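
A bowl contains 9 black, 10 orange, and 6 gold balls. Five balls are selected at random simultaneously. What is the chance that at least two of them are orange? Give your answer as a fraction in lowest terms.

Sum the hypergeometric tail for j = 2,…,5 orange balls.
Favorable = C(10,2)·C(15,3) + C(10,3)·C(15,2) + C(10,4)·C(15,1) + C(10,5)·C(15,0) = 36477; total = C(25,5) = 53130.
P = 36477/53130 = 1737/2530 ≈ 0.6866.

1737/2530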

════════════════

Print the full listing again, word for word.

**Result of the exercise**
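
A bowl contains 9 black, 10 orange, and 6 gold balls. Five balls are selected at random simultaneously. What is the chance that at least two of them are orange? Give your answer as a fraction in lowest terms.

Sum the hypergeometric tail for j = 2,…,5 orange balls.
Favorable = C(10,2)·C(15,3) + C(10,3)·C(15,2) + C(10,4)·C(15,1) + C(10,5)·C(15,0) = 36477; total = C(25,5) = 53130.
P = 36477/53130 = 1737/2530 ≈ 0.6866.

1737/2530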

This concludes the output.